# What you have to do
Repeat exactly the lines from the start of the records below through the line that contains "hotfip / hahotfipul", including both.

[Collected data entries]
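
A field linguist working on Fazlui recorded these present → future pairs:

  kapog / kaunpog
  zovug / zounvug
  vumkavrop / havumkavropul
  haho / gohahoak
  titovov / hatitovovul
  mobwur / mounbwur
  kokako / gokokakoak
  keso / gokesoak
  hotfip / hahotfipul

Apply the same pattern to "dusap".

hadusapul

"dusap" ends in -p. The stems ending in -p (hotfip → hahotfipul, vumkavrop → havumkavropul) add ha- … -ul around the stem.
So dusap → hadusapul.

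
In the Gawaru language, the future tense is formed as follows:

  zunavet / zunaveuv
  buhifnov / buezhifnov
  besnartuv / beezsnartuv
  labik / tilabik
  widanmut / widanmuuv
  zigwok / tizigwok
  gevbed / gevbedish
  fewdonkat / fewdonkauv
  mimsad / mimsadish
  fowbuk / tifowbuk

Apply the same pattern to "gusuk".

mimsad and fewdonkat both have last vowel 'a' yet inflect differently (mimsadish, fewdonkauv), so the last vowel is not what conditions the rule; the final letter is.
"gusuk" ends in -k. The stems ending in -k (zigwok → tizigwok, fowbuk → tifowbuk, labik → tilabik) add the prefix ti-.
So gusuk → tigusuk.

tigusuk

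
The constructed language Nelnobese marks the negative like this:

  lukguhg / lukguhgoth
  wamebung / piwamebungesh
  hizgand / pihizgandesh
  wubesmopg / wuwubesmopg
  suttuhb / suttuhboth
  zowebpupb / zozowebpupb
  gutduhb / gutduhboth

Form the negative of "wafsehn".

wafsehnoth

wamebung and lukguhg both end in -g yet inflect differently (piwamebungesh, lukguhgoth), so the final letter is not what conditions the rule; the second-to-last letter is.
"wafsehn" has second-to-last letter 'h'. The stems whose second-to-last letter is 'h' (gutduhb → gutduhboth, lukguhg → lukguhgoth, suttuhb → suttuhboth) add -oth.
So wafsehn → wafsehnoth.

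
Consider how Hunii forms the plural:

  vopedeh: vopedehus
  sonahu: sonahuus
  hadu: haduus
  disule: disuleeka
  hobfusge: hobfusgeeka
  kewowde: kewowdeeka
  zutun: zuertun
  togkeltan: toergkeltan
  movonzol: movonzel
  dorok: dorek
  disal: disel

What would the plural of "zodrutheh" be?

zodruthehus

"zodrutheh" ends in -h. The one such stem in the data (vopedeh → vopedehus) adds -us, so the same rule applies.
The other patterns: stems ending in -e add -eka; stems ending in -n insert -er- after the first vowel; stems ending in -k or -l change the last vowel to 'e'.
So zodrutheh → zodruthehus.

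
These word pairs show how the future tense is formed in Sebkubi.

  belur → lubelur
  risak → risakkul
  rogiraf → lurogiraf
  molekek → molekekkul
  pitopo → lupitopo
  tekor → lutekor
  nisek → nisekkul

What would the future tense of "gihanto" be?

lugihanto

"gihanto" ends in -o. The one such stem in the data (pitopo → lupitopo) adds the prefix lu-, so the same rule applies.
So gihanto → lugihanto.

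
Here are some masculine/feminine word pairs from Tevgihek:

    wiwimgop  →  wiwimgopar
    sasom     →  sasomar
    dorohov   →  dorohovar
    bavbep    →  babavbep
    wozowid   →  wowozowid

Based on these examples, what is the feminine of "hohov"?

wiwimgop and bavbep both end in -p yet inflect differently (wiwimgopar, babavbep), so the final letter is not what conditions the rule; the last vowel is.
"hohov" has last vowel 'o'. The stems whose last vowel is 'o' (wiwimgop → wiwimgopar, sasom → sasomar, dorohov → dorohovar) add -ar.
The other pattern: stems whose last vowel is 'e' or 'i' repeat the first consonant+vowel as a prefix.
So hohov → hohovar.

hohovar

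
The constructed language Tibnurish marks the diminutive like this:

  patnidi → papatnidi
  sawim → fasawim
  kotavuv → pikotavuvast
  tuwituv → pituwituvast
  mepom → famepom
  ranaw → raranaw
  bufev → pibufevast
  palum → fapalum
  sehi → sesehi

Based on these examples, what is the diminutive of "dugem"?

"dugem" ends in -m. The stems ending in -m (palum → fapalum, mepom → famepom, sawim → fasawim) add the prefix fa-.
So dugem → fadugem.

fadugem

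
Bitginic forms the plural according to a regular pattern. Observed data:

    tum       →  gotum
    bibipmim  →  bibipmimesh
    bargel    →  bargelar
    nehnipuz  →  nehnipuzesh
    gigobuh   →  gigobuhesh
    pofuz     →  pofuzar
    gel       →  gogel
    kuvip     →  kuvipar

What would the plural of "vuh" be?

govuh

gel and bargel both end in -l yet inflect differently (gogel, bargelar), so the final letter is not what conditions the rule; the number of vowels is.
"vuh" has 1 vowel. The stems with 1 vowel (gel → gogel, tum → gotum) add the prefix go-.
So vuh → govuh.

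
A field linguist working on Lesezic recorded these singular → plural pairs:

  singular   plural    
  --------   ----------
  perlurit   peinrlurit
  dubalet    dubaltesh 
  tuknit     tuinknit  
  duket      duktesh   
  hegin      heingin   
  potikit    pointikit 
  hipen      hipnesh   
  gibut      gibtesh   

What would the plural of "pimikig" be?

piinmikig

"pimikig" has last vowel 'i'. The stems whose last vowel is 'i' (perlurit → peinrlurit, potikit → pointikit, tuknit → tuinknit) insert -in- after the first vowel.
So pimikig → piinmikig.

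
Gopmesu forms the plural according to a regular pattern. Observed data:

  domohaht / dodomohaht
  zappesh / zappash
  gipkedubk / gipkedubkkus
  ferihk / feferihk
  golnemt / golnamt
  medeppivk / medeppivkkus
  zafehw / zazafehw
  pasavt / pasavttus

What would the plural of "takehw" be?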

# Exercise answer
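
A field linguist working on Fazlui recorded these present → future pairs:

  kapog / kaunpog
  zovug / zounvug
  vumkavrop / havumkavropul
  haho / gohahoak
  titovov / hatitovovul
  mobwur / mounbwur
  kokako / gokokakoak
  keso / gokesoak
  hotfip / hahotfipul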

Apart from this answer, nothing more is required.